- Work request -
Emit the line that holds "Engineers are surveying the great-circle route from Seoul" and all lines following it through the end of the data, verbatim, and nothing else.

- Excerpted records -
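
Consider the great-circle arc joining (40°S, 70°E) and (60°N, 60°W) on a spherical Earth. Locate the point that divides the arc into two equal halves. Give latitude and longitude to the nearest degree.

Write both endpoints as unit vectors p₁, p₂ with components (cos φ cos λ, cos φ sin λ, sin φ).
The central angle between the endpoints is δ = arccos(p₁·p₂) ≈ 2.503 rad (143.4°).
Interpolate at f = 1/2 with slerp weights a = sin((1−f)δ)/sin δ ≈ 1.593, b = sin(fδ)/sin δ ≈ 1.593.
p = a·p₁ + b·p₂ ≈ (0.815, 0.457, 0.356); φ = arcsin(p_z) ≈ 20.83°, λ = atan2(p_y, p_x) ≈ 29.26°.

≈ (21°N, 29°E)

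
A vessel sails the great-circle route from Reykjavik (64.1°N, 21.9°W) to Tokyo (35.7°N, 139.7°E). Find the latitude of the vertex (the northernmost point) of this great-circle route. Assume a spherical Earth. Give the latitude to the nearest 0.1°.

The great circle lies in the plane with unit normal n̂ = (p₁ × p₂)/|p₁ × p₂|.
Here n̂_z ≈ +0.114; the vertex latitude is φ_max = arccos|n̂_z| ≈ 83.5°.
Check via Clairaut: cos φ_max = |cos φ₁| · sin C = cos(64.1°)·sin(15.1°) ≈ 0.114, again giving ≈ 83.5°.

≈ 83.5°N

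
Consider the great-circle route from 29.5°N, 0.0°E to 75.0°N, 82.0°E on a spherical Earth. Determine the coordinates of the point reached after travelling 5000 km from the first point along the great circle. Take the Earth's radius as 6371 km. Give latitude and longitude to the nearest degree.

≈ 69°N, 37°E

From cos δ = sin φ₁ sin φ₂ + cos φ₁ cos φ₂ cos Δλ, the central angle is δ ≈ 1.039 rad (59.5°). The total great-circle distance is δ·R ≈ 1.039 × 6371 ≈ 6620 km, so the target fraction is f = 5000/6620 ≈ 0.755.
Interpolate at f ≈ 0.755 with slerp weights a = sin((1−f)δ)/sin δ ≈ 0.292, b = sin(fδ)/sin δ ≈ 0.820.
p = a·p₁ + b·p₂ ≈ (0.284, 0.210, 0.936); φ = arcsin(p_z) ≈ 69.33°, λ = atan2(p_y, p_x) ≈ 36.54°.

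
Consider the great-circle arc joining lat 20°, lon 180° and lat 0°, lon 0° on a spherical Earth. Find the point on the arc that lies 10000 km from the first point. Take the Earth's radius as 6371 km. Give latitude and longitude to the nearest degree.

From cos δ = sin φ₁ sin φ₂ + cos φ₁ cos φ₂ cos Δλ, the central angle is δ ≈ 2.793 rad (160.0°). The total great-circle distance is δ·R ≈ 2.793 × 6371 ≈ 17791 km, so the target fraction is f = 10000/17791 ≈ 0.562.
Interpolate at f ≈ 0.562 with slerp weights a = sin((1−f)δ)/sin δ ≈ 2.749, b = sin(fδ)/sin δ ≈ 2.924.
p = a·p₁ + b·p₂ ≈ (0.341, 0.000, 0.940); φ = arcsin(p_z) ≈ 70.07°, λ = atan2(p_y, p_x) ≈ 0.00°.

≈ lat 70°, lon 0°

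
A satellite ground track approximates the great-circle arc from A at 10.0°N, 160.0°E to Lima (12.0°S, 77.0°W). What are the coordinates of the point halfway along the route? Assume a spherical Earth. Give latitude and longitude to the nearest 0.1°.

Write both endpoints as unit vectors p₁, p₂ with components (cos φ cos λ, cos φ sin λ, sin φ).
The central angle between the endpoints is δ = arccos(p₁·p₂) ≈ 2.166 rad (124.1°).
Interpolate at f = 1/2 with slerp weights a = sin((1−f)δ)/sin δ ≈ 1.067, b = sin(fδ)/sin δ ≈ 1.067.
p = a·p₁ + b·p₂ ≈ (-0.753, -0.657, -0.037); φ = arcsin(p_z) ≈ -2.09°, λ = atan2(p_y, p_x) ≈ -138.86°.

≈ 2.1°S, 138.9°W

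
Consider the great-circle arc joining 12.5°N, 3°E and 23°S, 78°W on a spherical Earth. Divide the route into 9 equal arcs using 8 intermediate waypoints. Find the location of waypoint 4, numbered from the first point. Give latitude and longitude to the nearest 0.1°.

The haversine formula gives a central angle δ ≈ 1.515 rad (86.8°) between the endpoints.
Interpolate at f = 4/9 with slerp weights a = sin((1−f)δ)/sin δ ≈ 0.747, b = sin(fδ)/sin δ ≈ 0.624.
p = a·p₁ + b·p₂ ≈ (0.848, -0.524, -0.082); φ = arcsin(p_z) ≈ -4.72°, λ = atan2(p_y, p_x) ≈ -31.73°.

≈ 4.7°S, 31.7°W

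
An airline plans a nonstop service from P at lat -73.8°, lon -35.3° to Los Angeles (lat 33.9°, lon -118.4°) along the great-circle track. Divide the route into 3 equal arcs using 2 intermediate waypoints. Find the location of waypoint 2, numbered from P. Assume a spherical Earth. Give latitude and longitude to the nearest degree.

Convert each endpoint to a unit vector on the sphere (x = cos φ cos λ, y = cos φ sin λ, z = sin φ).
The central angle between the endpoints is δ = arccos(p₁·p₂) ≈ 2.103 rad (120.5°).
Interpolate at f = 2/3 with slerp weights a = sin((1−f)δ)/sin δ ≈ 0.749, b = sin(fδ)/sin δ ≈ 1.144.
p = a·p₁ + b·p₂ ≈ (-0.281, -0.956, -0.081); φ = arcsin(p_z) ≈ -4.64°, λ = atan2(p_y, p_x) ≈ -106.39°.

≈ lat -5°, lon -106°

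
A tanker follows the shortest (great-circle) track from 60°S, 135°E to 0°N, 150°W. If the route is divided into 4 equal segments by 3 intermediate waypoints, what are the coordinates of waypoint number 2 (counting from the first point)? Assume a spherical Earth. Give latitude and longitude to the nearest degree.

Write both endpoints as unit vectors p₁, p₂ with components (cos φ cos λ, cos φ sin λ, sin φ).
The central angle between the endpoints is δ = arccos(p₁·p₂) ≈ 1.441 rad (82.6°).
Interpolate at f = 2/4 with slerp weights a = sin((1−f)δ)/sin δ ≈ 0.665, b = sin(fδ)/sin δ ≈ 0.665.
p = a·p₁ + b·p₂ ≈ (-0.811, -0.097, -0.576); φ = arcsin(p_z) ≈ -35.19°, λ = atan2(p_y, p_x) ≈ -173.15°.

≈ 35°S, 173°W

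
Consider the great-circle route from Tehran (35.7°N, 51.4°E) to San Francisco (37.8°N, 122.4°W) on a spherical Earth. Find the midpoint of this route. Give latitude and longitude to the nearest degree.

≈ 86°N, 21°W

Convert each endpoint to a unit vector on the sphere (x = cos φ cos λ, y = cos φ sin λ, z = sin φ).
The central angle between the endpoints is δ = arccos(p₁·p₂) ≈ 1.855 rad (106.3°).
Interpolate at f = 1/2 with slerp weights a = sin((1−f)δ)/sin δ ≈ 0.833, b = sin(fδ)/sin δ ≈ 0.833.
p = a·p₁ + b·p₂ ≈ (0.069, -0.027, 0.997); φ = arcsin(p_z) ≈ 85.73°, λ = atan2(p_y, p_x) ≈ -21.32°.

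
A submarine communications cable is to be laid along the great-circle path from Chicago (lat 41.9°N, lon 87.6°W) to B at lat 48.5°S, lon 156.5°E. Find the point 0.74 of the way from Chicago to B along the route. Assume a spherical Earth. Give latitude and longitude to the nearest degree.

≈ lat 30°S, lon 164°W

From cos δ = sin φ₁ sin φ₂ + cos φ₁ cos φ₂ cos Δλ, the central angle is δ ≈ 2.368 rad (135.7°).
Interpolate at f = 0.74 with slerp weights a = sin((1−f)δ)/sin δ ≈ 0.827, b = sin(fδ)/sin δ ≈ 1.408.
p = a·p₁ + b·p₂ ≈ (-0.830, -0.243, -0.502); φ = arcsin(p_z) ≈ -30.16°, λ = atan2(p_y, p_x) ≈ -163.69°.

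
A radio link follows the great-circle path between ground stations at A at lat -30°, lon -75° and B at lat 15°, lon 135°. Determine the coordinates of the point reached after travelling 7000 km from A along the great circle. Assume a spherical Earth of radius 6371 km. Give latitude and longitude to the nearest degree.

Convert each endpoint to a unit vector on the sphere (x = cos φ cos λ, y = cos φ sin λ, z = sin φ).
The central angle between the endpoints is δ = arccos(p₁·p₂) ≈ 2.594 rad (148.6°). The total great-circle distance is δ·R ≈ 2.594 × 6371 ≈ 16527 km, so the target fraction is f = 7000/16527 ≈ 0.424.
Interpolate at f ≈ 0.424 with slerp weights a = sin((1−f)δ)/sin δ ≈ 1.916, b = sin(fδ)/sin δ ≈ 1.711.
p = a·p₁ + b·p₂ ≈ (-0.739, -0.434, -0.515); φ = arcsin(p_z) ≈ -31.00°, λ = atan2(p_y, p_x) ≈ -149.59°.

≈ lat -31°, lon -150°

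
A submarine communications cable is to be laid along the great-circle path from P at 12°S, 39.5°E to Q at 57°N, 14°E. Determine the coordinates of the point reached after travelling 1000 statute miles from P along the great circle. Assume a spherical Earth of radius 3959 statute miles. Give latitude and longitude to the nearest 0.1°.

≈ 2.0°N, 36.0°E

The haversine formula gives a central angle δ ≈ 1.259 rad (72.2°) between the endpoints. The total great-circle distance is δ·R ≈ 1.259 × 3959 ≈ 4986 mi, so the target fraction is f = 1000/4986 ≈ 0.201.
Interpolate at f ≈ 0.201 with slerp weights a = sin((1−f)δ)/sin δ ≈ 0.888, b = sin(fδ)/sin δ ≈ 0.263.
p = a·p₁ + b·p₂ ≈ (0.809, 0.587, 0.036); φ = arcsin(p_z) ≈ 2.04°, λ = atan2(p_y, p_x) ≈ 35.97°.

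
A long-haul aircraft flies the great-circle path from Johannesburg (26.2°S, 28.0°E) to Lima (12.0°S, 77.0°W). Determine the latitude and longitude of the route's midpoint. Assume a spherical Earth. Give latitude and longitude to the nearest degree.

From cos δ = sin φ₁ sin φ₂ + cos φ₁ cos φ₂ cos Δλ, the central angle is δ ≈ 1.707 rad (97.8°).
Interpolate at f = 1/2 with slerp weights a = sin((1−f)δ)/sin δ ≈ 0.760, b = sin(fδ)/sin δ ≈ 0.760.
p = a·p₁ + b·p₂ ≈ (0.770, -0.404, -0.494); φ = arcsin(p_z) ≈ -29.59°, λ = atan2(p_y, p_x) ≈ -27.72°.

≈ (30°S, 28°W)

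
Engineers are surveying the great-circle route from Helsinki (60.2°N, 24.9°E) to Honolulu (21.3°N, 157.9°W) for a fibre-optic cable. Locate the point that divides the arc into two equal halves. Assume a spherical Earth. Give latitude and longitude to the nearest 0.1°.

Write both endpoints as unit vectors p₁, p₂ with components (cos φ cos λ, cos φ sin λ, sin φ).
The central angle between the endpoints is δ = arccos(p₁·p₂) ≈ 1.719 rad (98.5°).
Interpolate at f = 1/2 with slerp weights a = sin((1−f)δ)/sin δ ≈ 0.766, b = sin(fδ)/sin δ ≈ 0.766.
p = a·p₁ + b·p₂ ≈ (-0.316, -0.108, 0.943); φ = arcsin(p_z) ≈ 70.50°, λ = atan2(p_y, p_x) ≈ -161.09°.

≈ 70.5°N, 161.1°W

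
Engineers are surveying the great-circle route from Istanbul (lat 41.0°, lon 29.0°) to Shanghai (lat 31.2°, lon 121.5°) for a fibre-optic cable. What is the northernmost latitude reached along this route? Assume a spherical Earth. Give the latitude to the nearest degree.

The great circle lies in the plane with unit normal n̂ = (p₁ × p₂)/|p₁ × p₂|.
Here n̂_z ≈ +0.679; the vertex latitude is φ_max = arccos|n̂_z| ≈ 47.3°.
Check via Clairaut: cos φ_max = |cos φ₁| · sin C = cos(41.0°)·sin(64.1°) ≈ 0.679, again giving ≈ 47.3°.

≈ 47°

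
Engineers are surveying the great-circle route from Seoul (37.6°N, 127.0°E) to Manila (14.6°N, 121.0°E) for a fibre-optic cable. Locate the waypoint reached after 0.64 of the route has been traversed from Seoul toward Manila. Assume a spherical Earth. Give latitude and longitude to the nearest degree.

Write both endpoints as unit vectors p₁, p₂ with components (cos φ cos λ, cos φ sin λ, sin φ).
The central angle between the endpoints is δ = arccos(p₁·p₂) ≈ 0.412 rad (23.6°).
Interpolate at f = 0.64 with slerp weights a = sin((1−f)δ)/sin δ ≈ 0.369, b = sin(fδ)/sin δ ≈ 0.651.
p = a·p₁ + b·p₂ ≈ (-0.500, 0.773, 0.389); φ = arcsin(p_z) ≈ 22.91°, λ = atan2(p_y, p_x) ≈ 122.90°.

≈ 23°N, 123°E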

- The completed task -
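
Engineers are surveying the great-circle route from Seoul (37.6°N, 127.0°E) to Manila (14.6°N, 121.0°E) for a fibre-optic cable. Locate the waypoint reached after 0.64 of the route has been traversed from Seoul toward Manila. Assume a spherical Earth. Give latitude and longitude to the nearest degree.

Write both endpoints as unit vectors p₁, p₂ with components (cos φ cos λ, cos φ sin λ, sin φ).
The central angle between the endpoints is δ = arccos(p₁·p₂) ≈ 0.412 rad (23.6°).
Interpolate at f = 0.64 with slerp weights a = sin((1−f)δ)/sin δ ≈ 0.369, b = sin(fδ)/sin δ ≈ 0.651.
p = a·p₁ + b·p₂ ≈ (-0.500, 0.773, 0.389); φ = arcsin(p_z) ≈ 22.91°, λ = atan2(p_y, p_x) ≈ 122.90°.

≈ 23°N, 123°E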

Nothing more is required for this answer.